Stored data
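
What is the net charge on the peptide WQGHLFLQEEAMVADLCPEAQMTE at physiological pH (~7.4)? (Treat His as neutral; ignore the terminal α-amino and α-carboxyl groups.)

At pH ~7.4 the Lys and Arg side chains are protonated (+1), the Asp and Glu side chains are deprotonated (−1), and with His taken as neutral all other side chains carry no charge.
Positive (K, R): none → +0.
Negative (D, E): E9, E10, D15, E19, E24 → −5.
Net charge = (+0) + (−5) = −5.

-5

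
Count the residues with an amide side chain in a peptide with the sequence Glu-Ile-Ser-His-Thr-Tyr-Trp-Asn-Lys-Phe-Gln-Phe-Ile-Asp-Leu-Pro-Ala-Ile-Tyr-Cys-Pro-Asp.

2

Only N (asparagine) and Q (glutamine) carry a side-chain carboxamide.
Matching residues: Asn8, Gln11.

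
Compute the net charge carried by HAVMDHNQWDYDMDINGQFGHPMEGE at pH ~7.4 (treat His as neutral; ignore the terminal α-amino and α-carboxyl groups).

The side chains ionized at physiological pH are Lys/Arg (+1) and Asp/Glu (−1); with His treated as neutral, nothing else contributes.
Positive (K, R): none → +0.
Negative (D, E): D5, D10, D12, D14, E24, E26 → −6.
Net charge = (+0) + (−6) = −6.

-6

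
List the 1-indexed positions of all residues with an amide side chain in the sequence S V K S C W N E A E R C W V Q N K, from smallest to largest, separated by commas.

The amide-side-chain residues are Asn (N) and Gln (Q).
Matching residues: N7, Q15, N16.

7, 15, 16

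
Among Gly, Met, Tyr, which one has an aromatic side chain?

Tyr

F, W, and Y each carry an aromatic ring on the side chain.
Of the listed options, only Tyr belongs to this group.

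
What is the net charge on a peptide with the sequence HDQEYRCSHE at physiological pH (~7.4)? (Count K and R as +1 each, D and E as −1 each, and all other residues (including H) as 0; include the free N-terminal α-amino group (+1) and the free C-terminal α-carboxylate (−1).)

Positive (K, R): R6 → +1.
Negative (D, E): D2, E4, E10 → −3.
The N-terminus (+1) and C-terminus (−1) cancel.
Net charge = (+1) + (−3) = −2.

-2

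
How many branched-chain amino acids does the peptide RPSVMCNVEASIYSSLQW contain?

V, L, and I make up the branched-chain aliphatic group.
Matching residues: V4, V8, I12, L16.

4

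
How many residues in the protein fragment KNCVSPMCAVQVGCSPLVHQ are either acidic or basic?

Acidic: D, E. Basic: H, K, R.
Acidic residues here: none (0).
Basic residues here: K1, H19 (2).
The two groups share no amino acid, so total = 0 + 2 = 2.

2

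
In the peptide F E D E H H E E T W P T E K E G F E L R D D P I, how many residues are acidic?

10

Only D (aspartate) and E (glutamate) carry a side-chain carboxylic acid.
Matching residues: E2, D3, E4, E7, E8, E13, E15, E18, D21, D22.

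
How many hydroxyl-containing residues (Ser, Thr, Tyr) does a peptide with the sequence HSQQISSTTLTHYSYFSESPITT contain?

Matching residues: S2, S6, S7, T8, T9, T11, Y13, S14, Y15, S17, S19, T22, T23.

13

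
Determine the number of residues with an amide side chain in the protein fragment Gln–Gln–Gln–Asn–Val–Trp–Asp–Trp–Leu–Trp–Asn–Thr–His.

5

The amide-side-chain residues are Asn (N) and Gln (Q).
Matching residues: Gln1, Gln2, Gln3, Asn4, Asn11.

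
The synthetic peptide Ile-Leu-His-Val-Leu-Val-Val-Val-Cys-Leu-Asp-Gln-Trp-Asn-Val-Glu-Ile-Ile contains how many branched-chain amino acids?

V, L, and I make up the branched-chain aliphatic group.
Matching residues: Ile1, Leu2, Val4, Leu5, Val6, Val7, Val8, Leu10, Val15, Ile17, Ile18.

11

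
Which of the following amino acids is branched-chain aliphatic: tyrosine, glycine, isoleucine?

isoleucine

The BCAAs are Val, Leu, and Ile — aliphatic side chains with a branch point.
Of the listed options, only isoleucine belongs to this group.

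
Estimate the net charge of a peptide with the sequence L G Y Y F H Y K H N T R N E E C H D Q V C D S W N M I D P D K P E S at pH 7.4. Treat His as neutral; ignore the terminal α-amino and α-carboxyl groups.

The side chains ionized at physiological pH are Lys/Arg (+1) and Asp/Glu (−1); with His treated as neutral, nothing else contributes.
Positive (K, R): K8, R12, K31 → +3.
Negative (D, E): E14, E15, D18, D22, D28, D30, E33 → −7.
Net charge = (+3) + (−7) = −4.

-4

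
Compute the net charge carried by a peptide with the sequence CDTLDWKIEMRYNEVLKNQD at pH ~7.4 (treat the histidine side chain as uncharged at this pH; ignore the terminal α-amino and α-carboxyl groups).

-2

At pH ~7.4 the Lys and Arg side chains are protonated (+1), the Asp and Glu side chains are deprotonated (−1), and with His taken as neutral all other side chains carry no charge.
Positive (K, R): K7, R11, K17 → +3.
Negative (D, E): D2, D5, E9, E14, D20 → −5.
Net charge = (+3) + (−5) = −2.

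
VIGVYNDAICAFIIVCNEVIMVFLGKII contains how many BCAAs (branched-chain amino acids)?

13

V, L, and I make up the branched-chain aliphatic group.
Matching residues: V1, I2, V4, I9, I13, I14, V15, V19, I20, V22, L24, I27, I28.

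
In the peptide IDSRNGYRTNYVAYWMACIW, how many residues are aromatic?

5

The aromatic amino acids are Phe (F, benzyl), Trp (W, indole), and Tyr (Y, phenol).
Matching residues: Y7, Y11, Y14, W15, W20.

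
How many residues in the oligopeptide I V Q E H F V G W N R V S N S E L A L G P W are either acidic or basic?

4

Acidic: D, E. Basic: H, K, R.
Acidic residues here: E4, E16 (2).
Basic residues here: H5, R11 (2).
The two groups share no amino acid, so total = 2 + 2 = 4.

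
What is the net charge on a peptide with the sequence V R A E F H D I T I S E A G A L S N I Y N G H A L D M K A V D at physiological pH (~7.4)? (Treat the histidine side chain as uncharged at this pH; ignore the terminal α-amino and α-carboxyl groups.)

The side chains ionized at physiological pH are Lys/Arg (+1) and Asp/Glu (−1); with His treated as neutral, nothing else contributes.
Positive (K, R): R2, K28 → +2.
Negative (D, E): E4, D7, E12, D26, D31 → −5.
Net charge = (+2) + (−5) = −3.

-3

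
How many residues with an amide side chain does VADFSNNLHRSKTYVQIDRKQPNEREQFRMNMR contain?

7

The amide-side-chain residues are Asn (N) and Gln (Q).
Matching residues: N6, N7, Q16, Q21, N23, Q27, N31.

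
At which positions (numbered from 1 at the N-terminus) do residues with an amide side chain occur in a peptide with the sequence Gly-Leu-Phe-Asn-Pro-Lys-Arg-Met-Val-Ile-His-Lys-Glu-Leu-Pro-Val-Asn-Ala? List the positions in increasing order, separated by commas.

Asparagine (N) and glutamine (Q) have uncharged amide side chains.
Matching residues: Asn4, Asn17.

4, 17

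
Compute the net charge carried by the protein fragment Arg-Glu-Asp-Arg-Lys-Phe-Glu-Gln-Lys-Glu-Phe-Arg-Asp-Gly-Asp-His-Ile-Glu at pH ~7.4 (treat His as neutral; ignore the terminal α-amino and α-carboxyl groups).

The side chains ionized at physiological pH are Lys/Arg (+1) and Asp/Glu (−1); with His treated as neutral, nothing else contributes.
Positive (K, R): Arg1, Arg4, Lys5, Lys9, Arg12 → +5.
Negative (D, E): Glu2, Asp3, Glu7, Glu10, Asp13, Asp15, Glu18 → −7.
Net charge = (+5) + (−7) = −2.

-2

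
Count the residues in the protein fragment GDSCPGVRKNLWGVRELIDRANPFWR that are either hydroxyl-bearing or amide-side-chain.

Hydroxyl-bearing: S, T, Y. Amide-side-chain: N, Q.
Hydroxyl-bearing residues here: S3 (1).
Amide-side-chain residues here: N10, N22 (2).
The two groups share no amino acid, so total = 1 + 2 = 3.

3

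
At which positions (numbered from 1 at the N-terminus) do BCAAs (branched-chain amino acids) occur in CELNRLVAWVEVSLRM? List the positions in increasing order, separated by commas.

3, 6, 7, 10, 12, 14

The BCAAs are Val, Leu, and Ile — aliphatic side chains with a branch point.
Matching residues: L3, L6, V7, V10, V12, L14.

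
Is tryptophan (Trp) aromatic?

The aromatic amino acids are Phe (F, benzyl), Trp (W, indole), and Tyr (Y, phenol).
Tryptophan is in this group.

Yes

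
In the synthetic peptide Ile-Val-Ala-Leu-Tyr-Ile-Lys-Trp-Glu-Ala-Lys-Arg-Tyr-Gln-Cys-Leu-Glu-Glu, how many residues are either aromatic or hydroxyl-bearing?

Aromatic: F, W, Y. Hydroxyl-bearing: S, T, Y.
Aromatic residues here: Tyr5, Trp8, Tyr13 (3).
Hydroxyl-bearing residues here: Tyr5, Tyr13 (2).
Y is in both groups, so the 2 Y residues must not be double-counted.
Total = 3 + 2 − 2 = 3.

3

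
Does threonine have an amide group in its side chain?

No

Only N (asparagine) and Q (glutamine) carry a side-chain carboxamide.
Threonine is not in this group.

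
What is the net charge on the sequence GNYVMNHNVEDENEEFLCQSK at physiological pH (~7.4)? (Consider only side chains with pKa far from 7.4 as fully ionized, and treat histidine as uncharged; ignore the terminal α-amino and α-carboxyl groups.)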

● Directions
Starting from the line that contains "At which positions (numbered from 1 at the N-terminus) do BCAAs", transcribe each line to the end of the records above. Please add nothing.

● Response below
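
At which positions (numbered from 1 at the N-terminus) do BCAAs (branched-chain amino acids) occur in CELNRLVAWVEVSLRM? List the positions in increasing order, separated by commas.

3, 6, 7, 10, 12, 14

The BCAAs are Val, Leu, and Ile — aliphatic side chains with a branch point.
Matching residues: L3, L6, V7, V10, V12, L14.

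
Is tryptophan (Trp) aromatic?

The aromatic amino acids are Phe (F, benzyl), Trp (W, indole), and Tyr (Y, phenol).
Tryptophan is in this group.

Yes

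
In the synthetic peptide Ile-Val-Ala-Leu-Tyr-Ile-Lys-Trp-Glu-Ala-Lys-Arg-Tyr-Gln-Cys-Leu-Glu-Glu, how many residues are either aromatic or hydroxyl-bearing?

Aromatic: F, W, Y. Hydroxyl-bearing: S, T, Y.
Aromatic residues here: Tyr5, Trp8, Tyr13 (3).
Hydroxyl-bearing residues here: Tyr5, Tyr13 (2).
Y is in both groups, so the 2 Y residues must not be double-counted.
Total = 3 + 2 − 2 = 3.

3

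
Does threonine have an amide group in its side chain?

No

Only N (asparagine) and Q (glutamine) carry a side-chain carboxamide.
Threonine is not in this group.

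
What is the net charge on the sequence GNYVMNHNVEDENEEFLCQSK at physiological pH (~7.4)? (Consider only side chains with pKa far from 7.4 as fully ionized, and treat histidine as uncharged; ignore the terminal α-amino and α-carboxyl groups.)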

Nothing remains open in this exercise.